WHAT IS BEING ASKED - With no words added or dropped, transcribe the listing that follows.

MATERIAL FOR THIS EXERCISE -
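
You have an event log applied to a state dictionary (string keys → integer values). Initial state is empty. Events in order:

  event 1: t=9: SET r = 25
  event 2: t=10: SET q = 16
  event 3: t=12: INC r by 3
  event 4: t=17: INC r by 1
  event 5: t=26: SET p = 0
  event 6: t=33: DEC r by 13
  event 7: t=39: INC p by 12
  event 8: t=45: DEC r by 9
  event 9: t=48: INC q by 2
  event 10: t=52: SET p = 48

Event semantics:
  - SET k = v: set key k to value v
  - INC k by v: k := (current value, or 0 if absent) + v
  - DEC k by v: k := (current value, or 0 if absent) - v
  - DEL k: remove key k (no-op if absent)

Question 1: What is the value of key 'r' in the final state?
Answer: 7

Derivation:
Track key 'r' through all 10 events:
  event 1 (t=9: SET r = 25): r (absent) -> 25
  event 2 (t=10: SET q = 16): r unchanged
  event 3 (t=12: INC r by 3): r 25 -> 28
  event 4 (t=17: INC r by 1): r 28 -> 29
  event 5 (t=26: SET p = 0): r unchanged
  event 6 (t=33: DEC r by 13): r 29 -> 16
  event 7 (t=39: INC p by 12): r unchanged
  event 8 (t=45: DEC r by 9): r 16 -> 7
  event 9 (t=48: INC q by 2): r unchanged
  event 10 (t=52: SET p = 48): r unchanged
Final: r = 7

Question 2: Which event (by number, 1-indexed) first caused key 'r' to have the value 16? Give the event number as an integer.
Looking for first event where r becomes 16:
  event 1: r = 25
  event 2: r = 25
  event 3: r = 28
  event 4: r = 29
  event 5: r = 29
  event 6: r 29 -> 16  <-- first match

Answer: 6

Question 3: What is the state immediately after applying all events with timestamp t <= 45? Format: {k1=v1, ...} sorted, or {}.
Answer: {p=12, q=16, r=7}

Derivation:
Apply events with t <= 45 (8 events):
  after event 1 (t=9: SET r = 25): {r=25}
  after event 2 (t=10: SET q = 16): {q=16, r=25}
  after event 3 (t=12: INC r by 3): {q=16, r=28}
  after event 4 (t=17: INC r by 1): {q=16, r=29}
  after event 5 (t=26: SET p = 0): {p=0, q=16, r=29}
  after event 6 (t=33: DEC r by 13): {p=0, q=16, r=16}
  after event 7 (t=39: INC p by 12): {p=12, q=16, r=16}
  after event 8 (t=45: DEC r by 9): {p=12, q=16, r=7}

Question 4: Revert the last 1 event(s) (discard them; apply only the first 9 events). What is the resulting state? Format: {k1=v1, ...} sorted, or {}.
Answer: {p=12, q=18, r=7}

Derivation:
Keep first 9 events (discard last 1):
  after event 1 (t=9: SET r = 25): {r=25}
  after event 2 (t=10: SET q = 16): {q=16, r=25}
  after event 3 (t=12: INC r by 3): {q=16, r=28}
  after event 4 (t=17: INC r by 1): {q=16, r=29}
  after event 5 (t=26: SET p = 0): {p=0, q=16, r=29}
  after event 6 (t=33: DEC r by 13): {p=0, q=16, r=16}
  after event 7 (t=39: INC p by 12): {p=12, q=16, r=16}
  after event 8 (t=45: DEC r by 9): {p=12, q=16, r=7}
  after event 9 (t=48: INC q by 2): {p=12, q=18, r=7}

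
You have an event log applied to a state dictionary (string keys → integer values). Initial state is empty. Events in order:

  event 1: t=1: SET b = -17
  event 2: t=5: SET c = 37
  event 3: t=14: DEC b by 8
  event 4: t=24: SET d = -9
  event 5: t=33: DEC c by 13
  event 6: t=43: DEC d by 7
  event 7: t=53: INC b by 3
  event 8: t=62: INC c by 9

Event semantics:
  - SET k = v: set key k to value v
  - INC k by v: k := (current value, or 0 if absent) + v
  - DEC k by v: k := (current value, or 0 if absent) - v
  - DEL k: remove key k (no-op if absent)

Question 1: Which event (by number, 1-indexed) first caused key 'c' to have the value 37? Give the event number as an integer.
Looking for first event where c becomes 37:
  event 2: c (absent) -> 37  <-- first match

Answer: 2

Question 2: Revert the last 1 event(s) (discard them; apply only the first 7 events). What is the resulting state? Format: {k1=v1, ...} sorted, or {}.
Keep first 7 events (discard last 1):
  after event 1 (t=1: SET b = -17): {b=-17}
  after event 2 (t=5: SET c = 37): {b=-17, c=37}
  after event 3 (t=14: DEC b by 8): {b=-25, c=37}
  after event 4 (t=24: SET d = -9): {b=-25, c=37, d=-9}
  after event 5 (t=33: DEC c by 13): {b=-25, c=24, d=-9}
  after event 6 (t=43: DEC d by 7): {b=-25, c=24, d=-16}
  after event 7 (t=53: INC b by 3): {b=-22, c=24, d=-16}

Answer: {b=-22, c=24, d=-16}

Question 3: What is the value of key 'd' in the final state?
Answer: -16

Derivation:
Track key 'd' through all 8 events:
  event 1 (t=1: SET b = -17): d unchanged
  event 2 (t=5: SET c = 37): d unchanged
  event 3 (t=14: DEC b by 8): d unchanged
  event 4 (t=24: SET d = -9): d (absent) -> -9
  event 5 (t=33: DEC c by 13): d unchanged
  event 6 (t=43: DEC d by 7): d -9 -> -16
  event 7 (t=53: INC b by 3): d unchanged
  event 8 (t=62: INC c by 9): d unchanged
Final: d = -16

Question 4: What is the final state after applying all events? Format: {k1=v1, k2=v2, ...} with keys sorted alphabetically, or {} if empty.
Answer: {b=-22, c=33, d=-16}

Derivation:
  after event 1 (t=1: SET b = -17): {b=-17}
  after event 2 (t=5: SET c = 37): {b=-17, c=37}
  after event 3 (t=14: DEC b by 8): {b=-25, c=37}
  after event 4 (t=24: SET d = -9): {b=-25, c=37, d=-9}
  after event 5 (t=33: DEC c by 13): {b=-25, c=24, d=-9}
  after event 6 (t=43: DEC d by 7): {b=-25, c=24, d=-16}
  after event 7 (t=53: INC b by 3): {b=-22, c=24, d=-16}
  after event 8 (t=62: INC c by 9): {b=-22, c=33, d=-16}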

OUTPUT FOR THIS EXERCISE -
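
You have an event log applied to a state dictionary (string keys → integer values). Initial state is empty. Events in order:

  event 1: t=9: SET r = 25
  event 2: t=10: SET q = 16
  event 3: t=12: INC r by 3
  event 4: t=17: INC r by 1
  event 5: t=26: SET p = 0
  event 6: t=33: DEC r by 13
  event 7: t=39: INC p by 12
  event 8: t=45: DEC r by 9
  event 9: t=48: INC q by 2
  event 10: t=52: SET p = 48

Event semantics:
  - SET k = v: set key k to value v
  - INC k by v: k := (current value, or 0 if absent) + v
  - DEC k by v: k := (current value, or 0 if absent) - v
  - DEL k: remove key k (no-op if absent)

Question 1: What is the value of key 'r' in the final state?
Answer: 7

Derivation:
Track key 'r' through all 10 events:
  event 1 (t=9: SET r = 25): r (absent) -> 25
  event 2 (t=10: SET q = 16): r unchanged
  event 3 (t=12: INC r by 3): r 25 -> 28
  event 4 (t=17: INC r by 1): r 28 -> 29
  event 5 (t=26: SET p = 0): r unchanged
  event 6 (t=33: DEC r by 13): r 29 -> 16
  event 7 (t=39: INC p by 12): r unchanged
  event 8 (t=45: DEC r by 9): r 16 -> 7
  event 9 (t=48: INC q by 2): r unchanged
  event 10 (t=52: SET p = 48): r unchanged
Final: r = 7

Question 2: Which event (by number, 1-indexed) first caused key 'r' to have the value 16? Give the event number as an integer.
Looking for first event where r becomes 16:
  event 1: r = 25
  event 2: r = 25
  event 3: r = 28
  event 4: r = 29
  event 5: r = 29
  event 6: r 29 -> 16  <-- first match

Answer: 6

Question 3: What is the state immediately after applying all events with timestamp t <= 45? Format: {k1=v1, ...} sorted, or {}.
Answer: {p=12, q=16, r=7}

Derivation:
Apply events with t <= 45 (8 events):
  after event 1 (t=9: SET r = 25): {r=25}
  after event 2 (t=10: SET q = 16): {q=16, r=25}
  after event 3 (t=12: INC r by 3): {q=16, r=28}
  after event 4 (t=17: INC r by 1): {q=16, r=29}
  after event 5 (t=26: SET p = 0): {p=0, q=16, r=29}
  after event 6 (t=33: DEC r by 13): {p=0, q=16, r=16}
  after event 7 (t=39: INC p by 12): {p=12, q=16, r=16}
  after event 8 (t=45: DEC r by 9): {p=12, q=16, r=7}

Question 4: Revert the last 1 event(s) (discard them; apply only the first 9 events). What is the resulting state? Format: {k1=v1, ...} sorted, or {}.
Answer: {p=12, q=18, r=7}

Derivation:
Keep first 9 events (discard last 1):
  after event 1 (t=9: SET r = 25): {r=25}
  after event 2 (t=10: SET q = 16): {q=16, r=25}
  after event 3 (t=12: INC r by 3): {q=16, r=28}
  after event 4 (t=17: INC r by 1): {q=16, r=29}
  after event 5 (t=26: SET p = 0): {p=0, q=16, r=29}
  after event 6 (t=33: DEC r by 13): {p=0, q=16, r=16}
  after event 7 (t=39: INC p by 12): {p=12, q=16, r=16}
  after event 8 (t=45: DEC r by 9): {p=12, q=16, r=7}
  after event 9 (t=48: INC q by 2): {p=12, q=18, r=7}

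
You have an event log applied to a state dictionary (string keys → integer values). Initial state is empty. Events in order:

  event 1: t=1: SET b = -17
  event 2: t=5: SET c = 37
  event 3: t=14: DEC b by 8
  event 4: t=24: SET d = -9
  event 5: t=33: DEC c by 13
  event 6: t=43: DEC d by 7
  event 7: t=53: INC b by 3
  event 8: t=62: INC c by 9

Event semantics:
  - SET k = v: set key k to value v
  - INC k by v: k := (current value, or 0 if absent) + v
  - DEC k by v: k := (current value, or 0 if absent) - v
  - DEL k: remove key k (no-op if absent)

Question 1: Which event (by number, 1-indexed) first caused key 'c' to have the value 37? Give the event number as an integer.
Looking for first event where c becomes 37:
  event 2: c (absent) -> 37  <-- first match

Answer: 2

Question 2: Revert the last 1 event(s) (discard them; apply only the first 7 events). What is the resulting state? Format: {k1=v1, ...} sorted, or {}.
Keep first 7 events (discard last 1):
  after event 1 (t=1: SET b = -17): {b=-17}
  after event 2 (t=5: SET c = 37): {b=-17, c=37}
  after event 3 (t=14: DEC b by 8): {b=-25, c=37}
  after event 4 (t=24: SET d = -9): {b=-25, c=37, d=-9}
  after event 5 (t=33: DEC c by 13): {b=-25, c=24, d=-9}
  after event 6 (t=43: DEC d by 7): {b=-25, c=24, d=-16}
  after event 7 (t=53: INC b by 3): {b=-22, c=24, d=-16}

Answer: {b=-22, c=24, d=-16}

Question 3: What is the value of key 'd' in the final state?
Answer: -16

Derivation:
Track key 'd' through all 8 events:
  event 1 (t=1: SET b = -17): d unchanged
  event 2 (t=5: SET c = 37): d unchanged
  event 3 (t=14: DEC b by 8): d unchanged
  event 4 (t=24: SET d = -9): d (absent) -> -9
  event 5 (t=33: DEC c by 13): d unchanged
  event 6 (t=43: DEC d by 7): d -9 -> -16
  event 7 (t=53: INC b by 3): d unchanged
  event 8 (t=62: INC c by 9): d unchanged
Final: d = -16

Question 4: What is the final state after applying all events? Format: {k1=v1, k2=v2, ...} with keys sorted alphabetically, or {} if empty.
Answer: {b=-22, c=33, d=-16}

Derivation:
  after event 1 (t=1: SET b = -17): {b=-17}
  after event 2 (t=5: SET c = 37): {b=-17, c=37}
  after event 3 (t=14: DEC b by 8): {b=-25, c=37}
  after event 4 (t=24: SET d = -9): {b=-25, c=37, d=-9}
  after event 5 (t=33: DEC c by 13): {b=-25, c=24, d=-9}
  after event 6 (t=43: DEC d by 7): {b=-25, c=24, d=-16}
  after event 7 (t=53: INC b by 3): {b=-22, c=24, d=-16}
  after event 8 (t=62: INC c by 9): {b=-22, c=33, d=-16}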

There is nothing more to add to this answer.